The problem: Only lines holding "prior" are wanted; copy each of them from the records below.

Dataset entries:
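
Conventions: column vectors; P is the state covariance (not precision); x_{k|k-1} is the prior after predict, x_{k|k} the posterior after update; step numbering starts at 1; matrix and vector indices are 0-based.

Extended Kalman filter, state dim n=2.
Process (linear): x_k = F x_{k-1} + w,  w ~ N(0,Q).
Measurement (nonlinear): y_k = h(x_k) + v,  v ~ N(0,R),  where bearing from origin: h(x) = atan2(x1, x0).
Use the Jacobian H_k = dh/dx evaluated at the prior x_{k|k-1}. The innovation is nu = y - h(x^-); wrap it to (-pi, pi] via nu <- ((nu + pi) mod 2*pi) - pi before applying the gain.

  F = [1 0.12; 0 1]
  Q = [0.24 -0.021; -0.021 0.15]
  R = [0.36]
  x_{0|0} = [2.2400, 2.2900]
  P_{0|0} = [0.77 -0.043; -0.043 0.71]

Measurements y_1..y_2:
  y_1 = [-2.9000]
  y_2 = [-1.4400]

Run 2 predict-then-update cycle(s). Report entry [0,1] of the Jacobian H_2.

H_jac[0,1] = 0.1198

step 1: x^-=[2.5148, 2.2900]  P^-=[1.0099 0.0212; 0.0212 0.8600]  H_jac=[-0.1980 0.2174]  S=[0.4384]  K=[-0.4455; 0.4169]  nu=[2.6445]  x^+=[1.3366, 3.3925]  P^+=[0.9229 0.1026; 0.1026 0.7838]
step 2: x^-=[1.7437, 3.3925]  P^-=[1.1988 0.1757; 0.1757 0.9338]  H_jac=[-0.2332 0.1198]  S=[0.4288]  K=[-0.6028; 0.1655]  nu=[-2.5360]  x^+=[3.2725, 2.9728]  P^+=[1.0430 0.2184; 0.2184 0.9221]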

Solution for this task:
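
Conventions: column vectors; P is the state covariance (not precision); x_{k|k-1} is the prior after predict, x_{k|k} the posterior after update; step numbering starts at 1; matrix and vector indices are 0-based.
Use the Jacobian H_k = dh/dx evaluated at the prior x_{k|k-1}. The innovation is nu = y - h(x^-); wrap it to (-pi, pi] via nu <- ((nu + pi) mod 2*pi) - pi before applying the gain.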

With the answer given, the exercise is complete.